**WORK REQUIRED:**
Type out every line of the data again, exactly.

(Stored items)

****************************************

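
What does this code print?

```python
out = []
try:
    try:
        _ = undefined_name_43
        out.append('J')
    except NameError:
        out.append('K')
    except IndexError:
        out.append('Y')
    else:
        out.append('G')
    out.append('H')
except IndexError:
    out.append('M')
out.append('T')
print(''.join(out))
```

Execution trace: 'K' (inner except NameError) → 'H' (try body, no exception) → 'T' (after the try/except). Output: KHT

Answer: KHT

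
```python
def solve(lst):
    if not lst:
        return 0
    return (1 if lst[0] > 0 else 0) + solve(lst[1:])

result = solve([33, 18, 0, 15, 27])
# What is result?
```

Count of positive elements in [33, 18, 0, 15, 27] = 4

Answer: 4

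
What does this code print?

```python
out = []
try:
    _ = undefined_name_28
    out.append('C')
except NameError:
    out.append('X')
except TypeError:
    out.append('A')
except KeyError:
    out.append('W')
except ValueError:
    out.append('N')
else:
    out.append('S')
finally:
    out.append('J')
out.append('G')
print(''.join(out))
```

Execution trace: 'X' (except NameError) → 'J' (finally) → 'G' (after the try/except). Output: XJG

Answer: XJG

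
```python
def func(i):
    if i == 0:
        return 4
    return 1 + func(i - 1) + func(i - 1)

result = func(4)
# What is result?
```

func(i) = 1 + 2·func(i-1), func(0)=4. Closed form: (4+1)·2^4 - 1 = 79.

Answer: 79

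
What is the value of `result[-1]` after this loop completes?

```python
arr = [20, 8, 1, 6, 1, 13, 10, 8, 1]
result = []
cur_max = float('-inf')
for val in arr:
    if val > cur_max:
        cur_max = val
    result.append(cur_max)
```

Running max ends at 20
`result` takes the values: [] → [20] → [20, 20] → [20, 20, 20] → [20, 20, 20, 20] → [20, 20, 20, 20, 20] → [20, 20, 20, 20, 20, 20] → [20, 20, 20, 20, 20, 20, 20] → [20, 20, 20, 20, 20, 20, 20, 20] → [20, 20, 20, 20, 20, 20, 20, 20, 20]
So `result[-1]` = 20

Answer: 20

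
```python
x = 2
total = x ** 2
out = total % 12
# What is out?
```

Trace:
`x = 2` → x = 2
`total = x ** 2` → total = 4
`out = total % 12` → out = 4
So out = 4

Answer: 4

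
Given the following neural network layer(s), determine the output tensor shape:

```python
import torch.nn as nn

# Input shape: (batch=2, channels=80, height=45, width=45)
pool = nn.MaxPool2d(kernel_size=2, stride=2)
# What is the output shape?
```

Input: (2, 80, 45, 45) -> Output: (2, 80, 22, 22)

Answer: (2, 80, 22, 22)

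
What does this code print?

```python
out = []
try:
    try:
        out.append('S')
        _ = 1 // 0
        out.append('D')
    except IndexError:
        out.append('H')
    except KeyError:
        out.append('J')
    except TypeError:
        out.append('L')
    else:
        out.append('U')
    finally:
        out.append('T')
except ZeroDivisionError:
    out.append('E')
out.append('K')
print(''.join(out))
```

Execution trace: 'S' (try body) → 'T' (finally) → 'E' (outer except ZeroDivisionError) → 'K' (after the try/except). Output: STEK

Answer: STEK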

****************************************

**ANSWER TO THE PROBLEM:**
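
What does this code print?

```python
out = []
try:
    try:
        _ = undefined_name_43
        out.append('J')
    except NameError:
        out.append('K')
    except IndexError:
        out.append('Y')
    else:
        out.append('G')
    out.append('H')
except IndexError:
    out.append('M')
out.append('T')
print(''.join(out))
```

Execution trace: 'K' (inner except NameError) → 'H' (try body, no exception) → 'T' (after the try/except). Output: KHT

Answer: KHT

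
```python
def solve(lst):
    if not lst:
        return 0
    return (1 if lst[0] > 0 else 0) + solve(lst[1:])

result = solve([33, 18, 0, 15, 27])
# What is result?
```

Count of positive elements in [33, 18, 0, 15, 27] = 4

Answer: 4

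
What does this code print?

```python
out = []
try:
    _ = undefined_name_28
    out.append('C')
except NameError:
    out.append('X')
except TypeError:
    out.append('A')
except KeyError:
    out.append('W')
except ValueError:
    out.append('N')
else:
    out.append('S')
finally:
    out.append('J')
out.append('G')
print(''.join(out))
```

Execution trace: 'X' (except NameError) → 'J' (finally) → 'G' (after the try/except). Output: XJG

Answer: XJG

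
```python
def func(i):
    if i == 0:
        return 4
    return 1 + func(i - 1) + func(i - 1)

result = func(4)
# What is result?
```

func(i) = 1 + 2·func(i-1), func(0)=4. Closed form: (4+1)·2^4 - 1 = 79.

Answer: 79

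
What is the value of `result[-1]` after this loop completes?

```python
arr = [20, 8, 1, 6, 1, 13, 10, 8, 1]
result = []
cur_max = float('-inf')
for val in arr:
    if val > cur_max:
        cur_max = val
    result.append(cur_max)
```

Running max ends at 20
`result` takes the values: [] → [20] → [20, 20] → [20, 20, 20] → [20, 20, 20, 20] → [20, 20, 20, 20, 20] → [20, 20, 20, 20, 20, 20] → [20, 20, 20, 20, 20, 20, 20] → [20, 20, 20, 20, 20, 20, 20, 20] → [20, 20, 20, 20, 20, 20, 20, 20, 20]
So `result[-1]` = 20

Answer: 20

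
```python
x = 2
total = x ** 2
out = total % 12
# What is out?
```

Trace:
`x = 2` → x = 2
`total = x ** 2` → total = 4
`out = total % 12` → out = 4
So out = 4

Answer: 4

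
Given the following neural network layer(s), determine the output tensor shape:

```python
import torch.nn as nn

# Input shape: (batch=2, channels=80, height=45, width=45)
pool = nn.MaxPool2d(kernel_size=2, stride=2)
# What is the output shape?
```

Input: (2, 80, 45, 45) -> Output: (2, 80, 22, 22)

Answer: (2, 80, 22, 22)

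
What does this code print?

```python
out = []
try:
    try:
        out.append('S')
        _ = 1 // 0
        out.append('D')
    except IndexError:
        out.append('H')
    except KeyError:
        out.append('J')
    except TypeError:
        out.append('L')
    else:
        out.append('U')
    finally:
        out.append('T')
except ZeroDivisionError:
    out.append('E')
out.append('K')
print(''.join(out))
```

Execution trace: 'S' (try body) → 'T' (finally) → 'E' (outer except ZeroDivisionError) → 'K' (after the try/except). Output: STEK

Answer: STEK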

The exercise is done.